## Material provided:
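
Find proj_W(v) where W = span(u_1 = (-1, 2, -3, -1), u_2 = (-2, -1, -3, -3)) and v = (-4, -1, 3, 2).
proj_W(v) = (33/67, -96/67, 117/67, 27/67)

Set up U = [u_1 | ... | u_2] ∈ R^(4×2). The projector onto W = col(U) is P = U (U^T U)^(-1) U^T.
Compute U^T U =
  [15, 12]
  [12, 23],
and U^T v = (-9, -6).
Solve U^T U · c = U^T v for the coefficients: c = (-45/67, 6/67). The projection is proj_W(v) = U c.
Check: (v - proj_W(v)) · u_1 = 0  (should be 0).
Check: (v - proj_W(v)) · u_2 = 0  (should be 0).
Result: proj_W(v) = (33/67, -96/67, 117/67, 27/67).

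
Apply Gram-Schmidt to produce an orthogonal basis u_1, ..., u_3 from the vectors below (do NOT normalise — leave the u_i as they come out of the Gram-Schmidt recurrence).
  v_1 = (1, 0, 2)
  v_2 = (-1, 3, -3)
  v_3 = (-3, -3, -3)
Orthogonal basis:
  u_1 = (1, 0, 2)
  u_2 = (2/5, 3, -1/5)
  u_3 = (-18/23, 3/23, 9/23)

Apply the Gram-Schmidt recurrence
  u_1 = v_1
  u_i = v_i − Σ_{j<i} ((v_i · u_j) / (u_j · u_j)) · u_j.

Step by step this gives:
  u_1 = (1, 0, 2)
  u_2 = (2/5, 3, -1/5)
  u_3 = (-18/23, 3/23, 9/23)

Orthogonality check:
  u_2 · u_1 = 0 (should be 0)
  u_3 · u_1 = 0 (should be 0)
  u_3 · u_2 = 0 (should be 0)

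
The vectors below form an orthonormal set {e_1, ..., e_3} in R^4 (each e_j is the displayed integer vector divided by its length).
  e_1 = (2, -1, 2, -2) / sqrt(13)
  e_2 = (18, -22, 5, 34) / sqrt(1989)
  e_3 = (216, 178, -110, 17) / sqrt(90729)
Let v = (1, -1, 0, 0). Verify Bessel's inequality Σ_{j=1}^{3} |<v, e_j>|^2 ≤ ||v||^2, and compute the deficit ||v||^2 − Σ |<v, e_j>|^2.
Σ |<v, e_j>|^2 = 897/593; ||v||^2 = 2; deficit = 289/593

Write each e_j = u_j / sqrt(<u_j, u_j>) where u_j is the displayed integer vector. Then <v, e_j> = <v, u_j> / sqrt(<u_j, u_j>), so |<v, e_j>|^2 = <v, u_j>^2 / <u_j, u_j>.
Coefficients: <v, e_1> = 3/sqrt(13), <v, e_2> = 40/sqrt(1989), <v, e_3> = 38/sqrt(90729).
Square and sum: Σ |<v, e_j>|^2 = 897/593.
Compute ||v||^2 = v·v = 2.
Deficit = 2 − 897/593 = 289/593 ≥ 0, confirming Bessel's inequality. (The deficit equals ||v − Σ <v,e_j> e_j||^2, the squared distance from v to span{e_j}.)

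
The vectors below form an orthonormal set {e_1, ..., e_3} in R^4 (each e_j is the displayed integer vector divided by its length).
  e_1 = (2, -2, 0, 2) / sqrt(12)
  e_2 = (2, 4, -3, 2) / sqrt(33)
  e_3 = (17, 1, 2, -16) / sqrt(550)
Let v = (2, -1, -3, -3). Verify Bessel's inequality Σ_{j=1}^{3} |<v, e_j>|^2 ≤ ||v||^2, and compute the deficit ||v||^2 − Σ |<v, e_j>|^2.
Σ |<v, e_j>|^2 = 21/2; ||v||^2 = 23; deficit = 25/2

Write each e_j = u_j / sqrt(<u_j, u_j>) where u_j is the displayed integer vector. Then <v, e_j> = <v, u_j> / sqrt(<u_j, u_j>), so |<v, e_j>|^2 = <v, u_j>^2 / <u_j, u_j>.
Coefficients: <v, e_1> = 0/sqrt(12), <v, e_2> = 3/sqrt(33), <v, e_3> = 75/sqrt(550).
Square and sum: Σ |<v, e_j>|^2 = 21/2.
Compute ||v||^2 = v·v = 23.
Deficit = 23 − 21/2 = 25/2 ≥ 0, confirming Bessel's inequality. (The deficit equals ||v − Σ <v,e_j> e_j||^2, the squared distance from v to span{e_j}.)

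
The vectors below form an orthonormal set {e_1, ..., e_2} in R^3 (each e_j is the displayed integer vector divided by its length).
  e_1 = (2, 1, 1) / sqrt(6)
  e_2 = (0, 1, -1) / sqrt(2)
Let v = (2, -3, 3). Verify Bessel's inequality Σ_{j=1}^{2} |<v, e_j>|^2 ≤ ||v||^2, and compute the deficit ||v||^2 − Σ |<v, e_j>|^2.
Σ |<v, e_j>|^2 = 62/3; ||v||^2 = 22; deficit = 4/3

Write each e_j = u_j / sqrt(<u_j, u_j>) where u_j is the displayed integer vector. Then <v, e_j> = <v, u_j> / sqrt(<u_j, u_j>), so |<v, e_j>|^2 = <v, u_j>^2 / <u_j, u_j>.
Coefficients: <v, e_1> = 4/sqrt(6), <v, e_2> = -6/sqrt(2).
Square and sum: Σ |<v, e_j>|^2 = 62/3.
Compute ||v||^2 = v·v = 22.
Deficit = 22 − 62/3 = 4/3 ≥ 0, confirming Bessel's inequality. (The deficit equals ||v − Σ <v,e_j> e_j||^2, the squared distance from v to span{e_j}.)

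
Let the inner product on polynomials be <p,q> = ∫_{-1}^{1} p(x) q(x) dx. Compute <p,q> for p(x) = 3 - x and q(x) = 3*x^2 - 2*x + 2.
<p,q> = 58/3

Expand the product: p(x)·q(x) = -3*x^3 + 11*x^2 - 8*x + 6.
∫_{-1}^{1} of each monomial x^k gives [2/(k+1) if k even, 0 if k odd]. Integrating term-by-term (or equivalently evaluating the antiderivative F(x) = -3*x^4/4 + 11*x^3/3 - 4*x^2 + 6*x at the endpoints):
  F(1) − F(−1) = 59/12 − (-173/12) = 58/3.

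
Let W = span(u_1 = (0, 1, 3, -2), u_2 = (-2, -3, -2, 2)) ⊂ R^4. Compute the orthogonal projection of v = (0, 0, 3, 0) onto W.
proj_W(v) = (-66/125, 12/125, 267/125, -156/125)

Set up U = [u_1 | ... | u_2] ∈ R^(4×2). The projector onto W = col(U) is P = U (U^T U)^(-1) U^T.
Compute U^T U =
  [14, -13]
  [-13, 21],
and U^T v = (9, -6).
Solve U^T U · c = U^T v for the coefficients: c = (111/125, 33/125). The projection is proj_W(v) = U c.
Check: (v - proj_W(v)) · u_1 = 0  (should be 0).
Check: (v - proj_W(v)) · u_2 = 0  (should be 0).
Result: proj_W(v) = (-66/125, 12/125, 267/125, -156/125).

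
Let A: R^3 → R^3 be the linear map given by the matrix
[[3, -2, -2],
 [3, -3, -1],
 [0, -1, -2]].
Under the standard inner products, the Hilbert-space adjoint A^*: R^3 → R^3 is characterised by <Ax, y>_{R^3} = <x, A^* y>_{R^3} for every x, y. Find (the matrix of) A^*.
A^* = A^T =
[[3, 3, 0],
 [-2, -3, -1],
 [-2, -1, -2]]

For real matrices with standard dot products, the defining identity <Ax, y> = <x, A^* y> gives (Ax)^T y = x^T (A^*) y, i.e. x^T A^T y = x^T (A^*) y. Since this holds for all x, y, we must have A^* = A^T. Therefore
A^* =
[[3, 3, 0],
 [-2, -3, -1],
 [-2, -1, -2]].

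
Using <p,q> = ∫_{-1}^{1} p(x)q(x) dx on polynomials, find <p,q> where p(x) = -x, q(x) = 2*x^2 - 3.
<p,q> = 0

Expand the product: p(x)·q(x) = -2*x^3 + 3*x.
∫_{-1}^{1} of each monomial x^k gives [2/(k+1) if k even, 0 if k odd]. Integrating term-by-term (or equivalently evaluating the antiderivative F(x) = -x^4/2 + 3*x^2/2 at the endpoints):
  F(1) − F(−1) = 1 − (1) = 0.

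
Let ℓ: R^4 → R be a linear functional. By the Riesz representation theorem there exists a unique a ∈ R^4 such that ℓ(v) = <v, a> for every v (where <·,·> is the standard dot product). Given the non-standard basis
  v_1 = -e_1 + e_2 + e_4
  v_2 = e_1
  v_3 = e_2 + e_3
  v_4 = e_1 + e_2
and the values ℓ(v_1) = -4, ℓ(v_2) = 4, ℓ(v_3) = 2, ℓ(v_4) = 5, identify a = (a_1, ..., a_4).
a = (4, 1, 1, -1)

Write a = (a_1, ..., a_4) in the standard basis. For each basis vector v_i, ℓ(v_i) = <v_i, a> is a linear equation in the a_j's. Collect the n equations into a matrix system V a = ℓ, where row i of V is v_i (expressed in the standard basis). Since V is invertible (lower-triangular with 1s on the diagonal, up to permutation), solve by back-substitution:
  V =
[[-1, 1, 0, 1],
 [1, 0, 0, 0],
 [0, 1, 1, 0],
 [1, 1, 0, 0]]
  V a = (-4, 4, 2, 5)
Solving gives a = (4, 1, 1, -1).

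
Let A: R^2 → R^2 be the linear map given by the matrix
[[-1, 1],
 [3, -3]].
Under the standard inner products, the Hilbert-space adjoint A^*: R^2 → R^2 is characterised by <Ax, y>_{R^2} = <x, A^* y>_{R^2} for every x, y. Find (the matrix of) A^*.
A^* = A^T =
[[-1, 3],
 [1, -3]]

For real matrices with standard dot products, the defining identity <Ax, y> = <x, A^* y> gives (Ax)^T y = x^T (A^*) y, i.e. x^T A^T y = x^T (A^*) y. Since this holds for all x, y, we must have A^* = A^T. Therefore
A^* =
[[-1, 3],
 [1, -3]].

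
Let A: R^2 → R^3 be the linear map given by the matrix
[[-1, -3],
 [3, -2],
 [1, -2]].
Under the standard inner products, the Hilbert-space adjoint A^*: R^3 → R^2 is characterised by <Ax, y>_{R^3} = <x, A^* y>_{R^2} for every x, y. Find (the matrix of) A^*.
A^* = A^T =
[[-1, 3, 1],
 [-3, -2, -2]]

For real matrices with standard dot products, the defining identity <Ax, y> = <x, A^* y> gives (Ax)^T y = x^T (A^*) y, i.e. x^T A^T y = x^T (A^*) y. Since this holds for all x, y, we must have A^* = A^T. Therefore
A^* =
[[-1, 3, 1],
 [-3, -2, -2]].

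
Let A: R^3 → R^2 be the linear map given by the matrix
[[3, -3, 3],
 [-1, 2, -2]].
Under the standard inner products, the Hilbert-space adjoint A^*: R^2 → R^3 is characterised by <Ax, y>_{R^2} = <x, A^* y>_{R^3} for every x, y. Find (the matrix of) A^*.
A^* = A^T =
[[3, -1],
 [-3, 2],
 [3, -2]]

For real matrices with standard dot products, the defining identity <Ax, y> = <x, A^* y> gives (Ax)^T y = x^T (A^*) y, i.e. x^T A^T y = x^T (A^*) y. Since this holds for all x, y, we must have A^* = A^T. Therefore
A^* =
[[3, -1],
 [-3, 2],
 [3, -2]].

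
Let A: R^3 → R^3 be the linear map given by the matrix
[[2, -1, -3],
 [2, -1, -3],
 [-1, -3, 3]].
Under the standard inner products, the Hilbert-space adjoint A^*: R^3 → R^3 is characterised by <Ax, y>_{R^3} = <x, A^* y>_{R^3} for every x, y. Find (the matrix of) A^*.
A^* = A^T =
[[2, 2, -1],
 [-1, -1, -3],
 [-3, -3, 3]]

For real matrices with standard dot products, the defining identity <Ax, y> = <x, A^* y> gives (Ax)^T y = x^T (A^*) y, i.e. x^T A^T y = x^T (A^*) y. Since this holds for all x, y, we must have A^* = A^T. Therefore
A^* =
[[2, 2, -1],
 [-1, -1, -3],
 [-3, -3, 3]].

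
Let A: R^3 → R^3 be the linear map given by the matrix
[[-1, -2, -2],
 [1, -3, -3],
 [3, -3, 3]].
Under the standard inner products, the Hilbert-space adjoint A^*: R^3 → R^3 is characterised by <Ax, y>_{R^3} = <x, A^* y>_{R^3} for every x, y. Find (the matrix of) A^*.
A^* = A^T =
[[-1, 1, 3],
 [-2, -3, -3],
 [-2, -3, 3]]

For real matrices with standard dot products, the defining identity <Ax, y> = <x, A^* y> gives (Ax)^T y = x^T (A^*) y, i.e. x^T A^T y = x^T (A^*) y. Since this holds for all x, y, we must have A^* = A^T. Therefore
A^* =
[[-1, 1, 3],
 [-2, -3, -3],
 [-2, -3, 3]].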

## Your task:
Look over the listing and return each line that holds "below".

## The completed task:
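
Apply Gram-Schmidt to produce an orthogonal basis u_1, ..., u_3 from the vectors below (do NOT normalise — leave the u_i as they come out of the Gram-Schmidt recurrence).
The vectors below form an orthonormal set {e_1, ..., e_3} in R^4 (each e_j is the displayed integer vector divided by its length).
The vectors below form an orthonormal set {e_1, ..., e_3} in R^4 (each e_j is the displayed integer vector divided by its length).
The vectors below form an orthonormal set {e_1, ..., e_2} in R^3 (each e_j is the displayed integer vector divided by its length).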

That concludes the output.